TASK REQUIREMENTS => The response must restate all of the data word for word.

TASK DATA =>
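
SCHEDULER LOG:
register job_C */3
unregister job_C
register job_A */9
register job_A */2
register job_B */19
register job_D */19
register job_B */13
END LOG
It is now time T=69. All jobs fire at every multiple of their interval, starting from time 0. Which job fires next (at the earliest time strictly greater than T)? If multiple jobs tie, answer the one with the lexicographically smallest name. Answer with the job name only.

Op 1: register job_C */3 -> active={job_C:*/3}
Op 2: unregister job_C -> active={}
Op 3: register job_A */9 -> active={job_A:*/9}
Op 4: register job_A */2 -> active={job_A:*/2}
Op 5: register job_B */19 -> active={job_A:*/2, job_B:*/19}
Op 6: register job_D */19 -> active={job_A:*/2, job_B:*/19, job_D:*/19}
Op 7: register job_B */13 -> active={job_A:*/2, job_B:*/13, job_D:*/19}
  job_A: interval 2, next fire after T=69 is 70
  job_B: interval 13, next fire after T=69 is 78
  job_D: interval 19, next fire after T=69 is 76
Earliest = 70, winner (lex tiebreak) = job_A

Answer: job_A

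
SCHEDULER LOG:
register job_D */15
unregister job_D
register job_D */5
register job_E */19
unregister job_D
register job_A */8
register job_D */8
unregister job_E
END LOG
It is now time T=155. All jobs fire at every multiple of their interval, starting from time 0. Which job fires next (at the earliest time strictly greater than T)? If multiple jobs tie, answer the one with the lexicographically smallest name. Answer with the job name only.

Op 1: register job_D */15 -> active={job_D:*/15}
Op 2: unregister job_D -> active={}
Op 3: register job_D */5 -> active={job_D:*/5}
Op 4: register job_E */19 -> active={job_D:*/5, job_E:*/19}
Op 5: unregister job_D -> active={job_E:*/19}
Op 6: register job_A */8 -> active={job_A:*/8, job_E:*/19}
Op 7: register job_D */8 -> active={job_A:*/8, job_D:*/8, job_E:*/19}
Op 8: unregister job_E -> active={job_A:*/8, job_D:*/8}
  job_A: interval 8, next fire after T=155 is 160
  job_D: interval 8, next fire after T=155 is 160
Earliest = 160, winner (lex tiebreak) = job_A

Answer: job_A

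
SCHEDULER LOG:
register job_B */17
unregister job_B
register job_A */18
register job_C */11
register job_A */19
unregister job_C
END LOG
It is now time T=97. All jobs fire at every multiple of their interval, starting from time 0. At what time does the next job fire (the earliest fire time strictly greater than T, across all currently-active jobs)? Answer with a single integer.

Op 1: register job_B */17 -> active={job_B:*/17}
Op 2: unregister job_B -> active={}
Op 3: register job_A */18 -> active={job_A:*/18}
Op 4: register job_C */11 -> active={job_A:*/18, job_C:*/11}
Op 5: register job_A */19 -> active={job_A:*/19, job_C:*/11}
Op 6: unregister job_C -> active={job_A:*/19}
  job_A: interval 19, next fire after T=97 is 114
Earliest fire time = 114 (job job_A)

Answer: 114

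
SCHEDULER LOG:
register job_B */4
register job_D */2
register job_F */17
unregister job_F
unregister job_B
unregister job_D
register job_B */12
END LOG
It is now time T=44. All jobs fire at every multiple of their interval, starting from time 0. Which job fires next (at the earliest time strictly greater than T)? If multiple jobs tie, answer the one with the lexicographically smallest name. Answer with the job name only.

Answer: job_B

Derivation:
Op 1: register job_B */4 -> active={job_B:*/4}
Op 2: register job_D */2 -> active={job_B:*/4, job_D:*/2}
Op 3: register job_F */17 -> active={job_B:*/4, job_D:*/2, job_F:*/17}
Op 4: unregister job_F -> active={job_B:*/4, job_D:*/2}
Op 5: unregister job_B -> active={job_D:*/2}
Op 6: unregister job_D -> active={}
Op 7: register job_B */12 -> active={job_B:*/12}
  job_B: interval 12, next fire after T=44 is 48
Earliest = 48, winner (lex tiebreak) = job_B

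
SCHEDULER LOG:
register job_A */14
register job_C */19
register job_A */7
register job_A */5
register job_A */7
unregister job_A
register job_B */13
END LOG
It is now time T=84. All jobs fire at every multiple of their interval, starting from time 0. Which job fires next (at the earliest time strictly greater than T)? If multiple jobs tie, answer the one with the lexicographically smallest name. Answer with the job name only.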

EXERCISE SOLUTION =>
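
SCHEDULER LOG:
register job_C */3
unregister job_C
register job_A */9
register job_A */2
register job_B */19
register job_D */19
register job_B */13
END LOG
It is now time T=69. All jobs fire at every multiple of their interval, starting from time 0. Which job fires next (at the earliest time strictly greater than T)? If multiple jobs tie, answer the one with the lexicographically smallest name. Answer with the job name only.

Op 1: register job_C */3 -> active={job_C:*/3}
Op 2: unregister job_C -> active={}
Op 3: register job_A */9 -> active={job_A:*/9}
Op 4: register job_A */2 -> active={job_A:*/2}
Op 5: register job_B */19 -> active={job_A:*/2, job_B:*/19}
Op 6: register job_D */19 -> active={job_A:*/2, job_B:*/19, job_D:*/19}
Op 7: register job_B */13 -> active={job_A:*/2, job_B:*/13, job_D:*/19}
  job_A: interval 2, next fire after T=69 is 70
  job_B: interval 13, next fire after T=69 is 78
  job_D: interval 19, next fire after T=69 is 76
Earliest = 70, winner (lex tiebreak) = job_A

Answer: job_A

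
SCHEDULER LOG:
register job_D */15
unregister job_D
register job_D */5
register job_E */19
unregister job_D
register job_A */8
register job_D */8
unregister job_E
END LOG
It is now time T=155. All jobs fire at every multiple of their interval, starting from time 0. Which job fires next (at the earliest time strictly greater than T)? If multiple jobs tie, answer the one with the lexicographically smallest name. Answer with the job name only.

Op 1: register job_D */15 -> active={job_D:*/15}
Op 2: unregister job_D -> active={}
Op 3: register job_D */5 -> active={job_D:*/5}
Op 4: register job_E */19 -> active={job_D:*/5, job_E:*/19}
Op 5: unregister job_D -> active={job_E:*/19}
Op 6: register job_A */8 -> active={job_A:*/8, job_E:*/19}
Op 7: register job_D */8 -> active={job_A:*/8, job_D:*/8, job_E:*/19}
Op 8: unregister job_E -> active={job_A:*/8, job_D:*/8}
  job_A: interval 8, next fire after T=155 is 160
  job_D: interval 8, next fire after T=155 is 160
Earliest = 160, winner (lex tiebreak) = job_A

Answer: job_A

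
SCHEDULER LOG:
register job_B */17
unregister job_B
register job_A */18
register job_C */11
register job_A */19
unregister job_C
END LOG
It is now time T=97. All jobs fire at every multiple of their interval, starting from time 0. At what time does the next job fire (the earliest fire time strictly greater than T, across all currently-active jobs)? Answer with a single integer.

Op 1: register job_B */17 -> active={job_B:*/17}
Op 2: unregister job_B -> active={}
Op 3: register job_A */18 -> active={job_A:*/18}
Op 4: register job_C */11 -> active={job_A:*/18, job_C:*/11}
Op 5: register job_A */19 -> active={job_A:*/19, job_C:*/11}
Op 6: unregister job_C -> active={job_A:*/19}
  job_A: interval 19, next fire after T=97 is 114
Earliest fire time = 114 (job job_A)

Answer: 114

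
SCHEDULER LOG:
register job_B */4
register job_D */2
register job_F */17
unregister job_F
unregister job_B
unregister job_D
register job_B */12
END LOG
It is now time T=44. All jobs fire at every multiple of their interval, starting from time 0. Which job fires next (at the earliest time strictly greater than T)? If multiple jobs tie, answer the one with the lexicographically smallest name. Answer with the job name only.

Answer: job_B

Derivation:
Op 1: register job_B */4 -> active={job_B:*/4}
Op 2: register job_D */2 -> active={job_B:*/4, job_D:*/2}
Op 3: register job_F */17 -> active={job_B:*/4, job_D:*/2, job_F:*/17}
Op 4: unregister job_F -> active={job_B:*/4, job_D:*/2}
Op 5: unregister job_B -> active={job_D:*/2}
Op 6: unregister job_D -> active={}
Op 7: register job_B */12 -> active={job_B:*/12}
  job_B: interval 12, next fire after T=44 is 48
Earliest = 48, winner (lex tiebreak) = job_B

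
SCHEDULER LOG:
register job_A */14
register job_C */19
register job_A */7
register job_A */5
register job_A */7
unregister job_A
register job_B */13
END LOG
It is now time T=84. All jobs fire at every multiple of their interval, starting from time 0. Which job fires next (at the earliest time strictly greater than T)? If multiple jobs tie, answer the one with the lexicographically smallest name. Answer with the job name only.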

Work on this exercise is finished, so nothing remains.